Task statement => Print the lines that run from the line with "An in-line slider-crank (crank 0.0387" to the line with "In the in-line slider-crank of a hand-operated", keeping both end lines, exactly as they appear in the entries below, and nothing else.
Start of Supplied data
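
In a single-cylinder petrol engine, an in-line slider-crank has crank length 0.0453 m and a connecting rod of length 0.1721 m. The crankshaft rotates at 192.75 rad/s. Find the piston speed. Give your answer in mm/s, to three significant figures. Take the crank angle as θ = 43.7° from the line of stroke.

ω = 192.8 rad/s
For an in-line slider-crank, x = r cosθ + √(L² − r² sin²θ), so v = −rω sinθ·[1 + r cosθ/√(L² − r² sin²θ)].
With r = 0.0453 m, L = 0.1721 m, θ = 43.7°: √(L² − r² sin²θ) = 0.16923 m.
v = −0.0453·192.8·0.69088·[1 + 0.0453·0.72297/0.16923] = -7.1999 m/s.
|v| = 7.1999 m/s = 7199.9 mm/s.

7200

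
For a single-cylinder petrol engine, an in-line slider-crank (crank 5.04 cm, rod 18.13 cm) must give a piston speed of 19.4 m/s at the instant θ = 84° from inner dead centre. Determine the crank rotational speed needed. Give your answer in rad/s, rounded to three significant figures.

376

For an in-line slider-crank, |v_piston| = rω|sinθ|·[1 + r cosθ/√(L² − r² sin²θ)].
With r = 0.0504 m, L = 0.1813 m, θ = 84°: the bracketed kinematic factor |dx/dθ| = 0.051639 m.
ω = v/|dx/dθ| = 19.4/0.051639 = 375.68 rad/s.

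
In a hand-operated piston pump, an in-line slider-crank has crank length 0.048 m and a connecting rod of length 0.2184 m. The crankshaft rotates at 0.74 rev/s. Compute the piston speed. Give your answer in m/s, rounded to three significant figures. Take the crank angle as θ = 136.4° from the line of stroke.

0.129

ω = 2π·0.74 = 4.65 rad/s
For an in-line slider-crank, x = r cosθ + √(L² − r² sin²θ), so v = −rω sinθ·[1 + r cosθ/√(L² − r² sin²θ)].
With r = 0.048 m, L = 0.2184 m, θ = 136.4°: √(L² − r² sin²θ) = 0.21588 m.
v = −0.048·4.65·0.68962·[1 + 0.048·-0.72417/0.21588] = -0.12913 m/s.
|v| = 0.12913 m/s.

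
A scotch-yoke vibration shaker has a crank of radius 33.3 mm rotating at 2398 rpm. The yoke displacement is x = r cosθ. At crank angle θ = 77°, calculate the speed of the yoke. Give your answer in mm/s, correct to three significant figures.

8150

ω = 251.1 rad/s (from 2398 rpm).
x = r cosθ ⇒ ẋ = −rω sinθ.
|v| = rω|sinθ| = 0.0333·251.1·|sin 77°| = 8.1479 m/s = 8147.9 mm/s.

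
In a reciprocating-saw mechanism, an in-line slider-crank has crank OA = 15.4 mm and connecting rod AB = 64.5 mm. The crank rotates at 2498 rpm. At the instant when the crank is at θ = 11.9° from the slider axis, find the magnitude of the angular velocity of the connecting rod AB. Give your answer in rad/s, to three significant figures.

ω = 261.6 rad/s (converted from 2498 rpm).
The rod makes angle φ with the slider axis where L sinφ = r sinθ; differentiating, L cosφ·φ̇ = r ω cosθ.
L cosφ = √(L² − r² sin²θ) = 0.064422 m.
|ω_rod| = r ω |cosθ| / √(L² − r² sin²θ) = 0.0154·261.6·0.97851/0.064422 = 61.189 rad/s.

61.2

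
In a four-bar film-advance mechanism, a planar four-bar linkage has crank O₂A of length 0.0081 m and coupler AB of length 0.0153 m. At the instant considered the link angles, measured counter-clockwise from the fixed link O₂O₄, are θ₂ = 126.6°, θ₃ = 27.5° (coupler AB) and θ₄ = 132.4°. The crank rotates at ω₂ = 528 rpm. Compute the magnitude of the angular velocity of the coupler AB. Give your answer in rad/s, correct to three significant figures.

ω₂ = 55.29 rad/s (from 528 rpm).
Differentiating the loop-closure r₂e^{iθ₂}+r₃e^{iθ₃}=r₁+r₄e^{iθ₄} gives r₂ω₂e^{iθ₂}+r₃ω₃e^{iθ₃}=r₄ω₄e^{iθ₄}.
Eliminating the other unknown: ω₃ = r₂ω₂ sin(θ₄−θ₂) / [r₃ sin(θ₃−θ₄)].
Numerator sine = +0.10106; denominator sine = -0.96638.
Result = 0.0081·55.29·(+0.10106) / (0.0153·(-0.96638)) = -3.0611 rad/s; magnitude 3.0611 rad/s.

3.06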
End of Supplied data
Start of Supplied data
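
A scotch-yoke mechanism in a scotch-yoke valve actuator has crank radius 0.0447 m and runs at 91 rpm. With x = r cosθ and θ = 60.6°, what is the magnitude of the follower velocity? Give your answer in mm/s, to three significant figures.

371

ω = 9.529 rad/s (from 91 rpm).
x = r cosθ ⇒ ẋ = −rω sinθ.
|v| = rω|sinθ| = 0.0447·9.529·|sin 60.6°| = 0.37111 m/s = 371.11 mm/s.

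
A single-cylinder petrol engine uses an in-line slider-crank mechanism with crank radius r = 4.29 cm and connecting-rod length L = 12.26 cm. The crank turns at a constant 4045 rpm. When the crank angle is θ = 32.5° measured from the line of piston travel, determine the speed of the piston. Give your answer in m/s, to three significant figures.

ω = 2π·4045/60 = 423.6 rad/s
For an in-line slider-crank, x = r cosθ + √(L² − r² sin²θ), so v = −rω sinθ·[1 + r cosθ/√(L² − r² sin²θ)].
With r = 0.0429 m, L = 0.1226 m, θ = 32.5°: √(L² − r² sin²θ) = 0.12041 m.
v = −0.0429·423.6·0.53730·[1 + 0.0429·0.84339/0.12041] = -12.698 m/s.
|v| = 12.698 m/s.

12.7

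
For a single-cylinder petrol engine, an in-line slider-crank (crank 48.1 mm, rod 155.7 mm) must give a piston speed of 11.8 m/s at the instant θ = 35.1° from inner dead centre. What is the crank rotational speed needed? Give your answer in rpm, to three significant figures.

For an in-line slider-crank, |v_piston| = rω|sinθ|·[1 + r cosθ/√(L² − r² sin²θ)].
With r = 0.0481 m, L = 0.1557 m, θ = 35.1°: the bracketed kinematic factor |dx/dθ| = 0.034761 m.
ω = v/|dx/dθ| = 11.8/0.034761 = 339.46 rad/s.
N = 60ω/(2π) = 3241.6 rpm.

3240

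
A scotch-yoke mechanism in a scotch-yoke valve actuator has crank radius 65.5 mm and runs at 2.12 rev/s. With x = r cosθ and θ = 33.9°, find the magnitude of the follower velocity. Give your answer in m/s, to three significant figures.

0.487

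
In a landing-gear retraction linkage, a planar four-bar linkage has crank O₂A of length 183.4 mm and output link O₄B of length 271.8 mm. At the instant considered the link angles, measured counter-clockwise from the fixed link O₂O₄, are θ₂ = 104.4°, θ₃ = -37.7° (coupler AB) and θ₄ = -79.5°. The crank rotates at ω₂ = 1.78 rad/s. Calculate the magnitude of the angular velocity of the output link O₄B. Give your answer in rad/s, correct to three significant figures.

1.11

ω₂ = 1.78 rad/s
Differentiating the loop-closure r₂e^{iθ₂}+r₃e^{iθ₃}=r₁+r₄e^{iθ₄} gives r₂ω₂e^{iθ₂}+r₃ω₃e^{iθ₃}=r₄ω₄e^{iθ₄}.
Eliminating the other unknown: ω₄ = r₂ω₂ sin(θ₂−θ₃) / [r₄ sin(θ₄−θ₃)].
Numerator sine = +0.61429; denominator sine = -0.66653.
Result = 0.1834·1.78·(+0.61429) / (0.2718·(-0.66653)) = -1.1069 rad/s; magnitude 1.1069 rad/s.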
End of Supplied data
Start of Supplied data
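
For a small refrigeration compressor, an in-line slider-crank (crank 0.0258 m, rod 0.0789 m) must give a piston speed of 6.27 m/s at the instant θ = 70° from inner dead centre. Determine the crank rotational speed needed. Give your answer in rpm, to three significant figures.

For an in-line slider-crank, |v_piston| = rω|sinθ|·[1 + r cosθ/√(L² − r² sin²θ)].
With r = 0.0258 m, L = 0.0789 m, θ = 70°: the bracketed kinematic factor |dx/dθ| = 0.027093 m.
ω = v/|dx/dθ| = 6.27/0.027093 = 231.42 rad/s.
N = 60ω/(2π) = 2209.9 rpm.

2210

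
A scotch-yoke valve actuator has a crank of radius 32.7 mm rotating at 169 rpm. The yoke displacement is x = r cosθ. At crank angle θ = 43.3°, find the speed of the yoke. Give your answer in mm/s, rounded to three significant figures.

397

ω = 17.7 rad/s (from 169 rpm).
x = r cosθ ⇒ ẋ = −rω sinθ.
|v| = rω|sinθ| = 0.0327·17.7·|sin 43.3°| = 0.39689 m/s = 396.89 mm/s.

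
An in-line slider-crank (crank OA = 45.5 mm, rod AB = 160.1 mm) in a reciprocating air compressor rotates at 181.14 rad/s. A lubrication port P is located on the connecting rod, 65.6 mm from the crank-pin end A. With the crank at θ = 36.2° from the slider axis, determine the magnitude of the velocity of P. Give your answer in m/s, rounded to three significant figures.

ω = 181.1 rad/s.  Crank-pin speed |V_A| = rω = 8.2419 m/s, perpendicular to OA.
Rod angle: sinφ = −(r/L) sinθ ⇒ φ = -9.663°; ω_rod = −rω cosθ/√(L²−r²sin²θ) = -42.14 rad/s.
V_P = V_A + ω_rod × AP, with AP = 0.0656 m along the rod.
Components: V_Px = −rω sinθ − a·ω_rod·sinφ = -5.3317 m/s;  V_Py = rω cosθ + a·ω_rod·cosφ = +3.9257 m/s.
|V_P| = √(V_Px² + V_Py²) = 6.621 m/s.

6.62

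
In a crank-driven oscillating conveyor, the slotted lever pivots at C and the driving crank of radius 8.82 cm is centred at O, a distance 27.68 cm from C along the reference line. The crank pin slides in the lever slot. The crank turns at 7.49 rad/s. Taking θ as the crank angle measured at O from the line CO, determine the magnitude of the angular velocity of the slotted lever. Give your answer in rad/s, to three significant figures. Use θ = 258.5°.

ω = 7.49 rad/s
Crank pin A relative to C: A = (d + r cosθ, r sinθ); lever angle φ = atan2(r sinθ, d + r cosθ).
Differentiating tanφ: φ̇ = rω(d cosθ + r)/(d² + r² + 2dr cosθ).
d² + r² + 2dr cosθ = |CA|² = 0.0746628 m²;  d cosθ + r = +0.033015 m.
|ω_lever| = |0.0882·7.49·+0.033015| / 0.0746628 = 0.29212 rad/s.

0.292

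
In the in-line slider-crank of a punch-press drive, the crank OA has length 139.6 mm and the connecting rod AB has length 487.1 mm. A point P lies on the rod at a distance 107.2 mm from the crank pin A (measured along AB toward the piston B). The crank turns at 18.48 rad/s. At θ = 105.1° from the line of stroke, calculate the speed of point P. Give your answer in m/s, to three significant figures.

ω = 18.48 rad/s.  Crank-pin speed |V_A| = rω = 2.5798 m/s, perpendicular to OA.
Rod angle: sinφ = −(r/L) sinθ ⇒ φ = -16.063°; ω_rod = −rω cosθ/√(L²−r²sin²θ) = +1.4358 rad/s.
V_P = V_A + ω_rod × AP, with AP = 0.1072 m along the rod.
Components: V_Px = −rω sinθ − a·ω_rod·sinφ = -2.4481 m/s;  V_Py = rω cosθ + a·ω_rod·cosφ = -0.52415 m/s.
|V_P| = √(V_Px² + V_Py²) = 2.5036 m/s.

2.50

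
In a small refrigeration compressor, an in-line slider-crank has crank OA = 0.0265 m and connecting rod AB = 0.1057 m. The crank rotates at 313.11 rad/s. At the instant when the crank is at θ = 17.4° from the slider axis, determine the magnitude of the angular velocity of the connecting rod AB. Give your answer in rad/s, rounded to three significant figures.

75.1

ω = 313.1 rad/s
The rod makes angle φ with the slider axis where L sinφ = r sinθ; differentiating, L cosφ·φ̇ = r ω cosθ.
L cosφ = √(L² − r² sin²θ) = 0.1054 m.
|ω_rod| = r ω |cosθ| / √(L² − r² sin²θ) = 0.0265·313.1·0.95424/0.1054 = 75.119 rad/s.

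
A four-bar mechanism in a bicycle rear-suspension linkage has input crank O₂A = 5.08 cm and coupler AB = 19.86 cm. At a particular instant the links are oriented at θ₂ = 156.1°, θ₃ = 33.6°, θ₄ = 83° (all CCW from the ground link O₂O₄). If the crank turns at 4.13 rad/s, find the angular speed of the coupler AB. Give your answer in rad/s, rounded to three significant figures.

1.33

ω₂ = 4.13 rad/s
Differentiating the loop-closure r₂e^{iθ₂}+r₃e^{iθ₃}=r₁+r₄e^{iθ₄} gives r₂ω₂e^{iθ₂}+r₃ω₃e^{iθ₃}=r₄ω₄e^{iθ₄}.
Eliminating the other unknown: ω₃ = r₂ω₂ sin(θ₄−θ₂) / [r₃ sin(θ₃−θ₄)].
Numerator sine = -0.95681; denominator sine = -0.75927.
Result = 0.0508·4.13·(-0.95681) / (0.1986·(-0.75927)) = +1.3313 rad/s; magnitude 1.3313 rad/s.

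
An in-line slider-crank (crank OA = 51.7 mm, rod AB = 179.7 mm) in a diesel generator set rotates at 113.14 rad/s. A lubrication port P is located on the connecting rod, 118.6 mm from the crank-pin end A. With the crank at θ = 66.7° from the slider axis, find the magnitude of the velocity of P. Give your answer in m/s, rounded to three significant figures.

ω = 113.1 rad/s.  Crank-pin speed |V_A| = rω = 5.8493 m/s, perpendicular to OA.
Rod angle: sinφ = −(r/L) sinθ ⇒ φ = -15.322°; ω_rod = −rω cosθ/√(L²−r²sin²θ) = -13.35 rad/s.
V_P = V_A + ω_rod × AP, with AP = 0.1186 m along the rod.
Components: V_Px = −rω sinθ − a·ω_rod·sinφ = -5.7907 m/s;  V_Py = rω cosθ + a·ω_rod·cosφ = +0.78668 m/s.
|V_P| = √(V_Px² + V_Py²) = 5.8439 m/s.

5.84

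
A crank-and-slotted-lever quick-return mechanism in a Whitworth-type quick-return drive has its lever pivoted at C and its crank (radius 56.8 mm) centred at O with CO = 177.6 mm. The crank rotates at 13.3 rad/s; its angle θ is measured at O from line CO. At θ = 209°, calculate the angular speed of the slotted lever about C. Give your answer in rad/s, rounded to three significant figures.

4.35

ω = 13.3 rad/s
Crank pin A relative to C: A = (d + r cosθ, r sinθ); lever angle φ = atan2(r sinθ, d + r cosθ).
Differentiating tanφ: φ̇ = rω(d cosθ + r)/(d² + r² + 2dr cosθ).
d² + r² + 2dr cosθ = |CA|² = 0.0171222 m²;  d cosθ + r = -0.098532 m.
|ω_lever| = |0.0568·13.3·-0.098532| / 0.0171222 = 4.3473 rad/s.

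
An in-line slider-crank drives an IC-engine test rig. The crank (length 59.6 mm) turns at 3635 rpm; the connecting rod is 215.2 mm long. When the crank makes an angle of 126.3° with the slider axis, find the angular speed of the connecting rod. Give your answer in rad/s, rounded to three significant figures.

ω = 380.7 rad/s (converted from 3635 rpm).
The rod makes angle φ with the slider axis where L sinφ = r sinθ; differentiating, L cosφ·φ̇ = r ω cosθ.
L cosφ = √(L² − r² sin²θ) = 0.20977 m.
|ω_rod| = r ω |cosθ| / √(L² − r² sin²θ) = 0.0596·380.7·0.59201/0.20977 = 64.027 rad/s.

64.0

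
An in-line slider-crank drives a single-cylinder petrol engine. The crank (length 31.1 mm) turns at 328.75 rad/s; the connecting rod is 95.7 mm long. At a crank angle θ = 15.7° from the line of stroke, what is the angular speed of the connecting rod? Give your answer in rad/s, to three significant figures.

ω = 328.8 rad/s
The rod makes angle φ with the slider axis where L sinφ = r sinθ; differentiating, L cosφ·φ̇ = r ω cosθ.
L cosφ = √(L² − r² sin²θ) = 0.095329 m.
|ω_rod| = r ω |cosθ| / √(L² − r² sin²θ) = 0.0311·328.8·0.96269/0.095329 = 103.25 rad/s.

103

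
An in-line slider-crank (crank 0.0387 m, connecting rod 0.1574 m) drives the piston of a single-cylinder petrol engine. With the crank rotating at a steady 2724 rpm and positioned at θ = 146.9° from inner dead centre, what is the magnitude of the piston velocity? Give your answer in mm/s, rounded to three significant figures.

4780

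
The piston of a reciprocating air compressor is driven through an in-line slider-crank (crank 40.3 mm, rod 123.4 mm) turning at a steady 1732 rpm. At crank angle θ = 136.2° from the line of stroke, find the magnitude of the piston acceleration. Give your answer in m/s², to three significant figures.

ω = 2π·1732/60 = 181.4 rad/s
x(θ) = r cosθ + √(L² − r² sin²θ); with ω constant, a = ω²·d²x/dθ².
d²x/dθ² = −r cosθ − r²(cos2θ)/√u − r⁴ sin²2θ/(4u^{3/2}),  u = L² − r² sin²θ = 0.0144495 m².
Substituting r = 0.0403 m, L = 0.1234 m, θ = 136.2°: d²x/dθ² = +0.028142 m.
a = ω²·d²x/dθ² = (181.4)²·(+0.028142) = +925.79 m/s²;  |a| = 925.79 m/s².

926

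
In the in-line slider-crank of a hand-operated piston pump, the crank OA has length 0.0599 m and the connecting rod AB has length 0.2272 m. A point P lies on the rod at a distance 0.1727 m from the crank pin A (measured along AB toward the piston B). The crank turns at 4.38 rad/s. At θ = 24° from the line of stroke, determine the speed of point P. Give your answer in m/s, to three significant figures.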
End of Supplied data
Response area =>
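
An in-line slider-crank (crank 0.0387 m, connecting rod 0.1574 m) drives the piston of a single-cylinder petrol engine. With the crank rotating at a steady 2724 rpm and positioned at θ = 146.9° from inner dead centre, what is the magnitude of the piston velocity? Give your answer in mm/s, rounded to three significant figures.

4780

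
The piston of a reciprocating air compressor is driven through an in-line slider-crank (crank 40.3 mm, rod 123.4 mm) turning at a steady 1732 rpm. At crank angle θ = 136.2° from the line of stroke, find the magnitude of the piston acceleration. Give your answer in m/s², to three significant figures.

ω = 2π·1732/60 = 181.4 rad/s
x(θ) = r cosθ + √(L² − r² sin²θ); with ω constant, a = ω²·d²x/dθ².
d²x/dθ² = −r cosθ − r²(cos2θ)/√u − r⁴ sin²2θ/(4u^{3/2}),  u = L² − r² sin²θ = 0.0144495 m².
Substituting r = 0.0403 m, L = 0.1234 m, θ = 136.2°: d²x/dθ² = +0.028142 m.
a = ω²·d²x/dθ² = (181.4)²·(+0.028142) = +925.79 m/s²;  |a| = 925.79 m/s².

926

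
In the in-line slider-crank of a hand-operated piston pump, the crank OA has length 0.0599 m and the connecting rod AB has length 0.2272 m. A point P lies on the rod at a distance 0.1727 m from the crank pin A (measured along AB toward the piston B). The crank turns at 4.38 rad/s. At θ = 24° from the line of stroke, determine the speed of point P. Give your answer in m/s, to three significant figures.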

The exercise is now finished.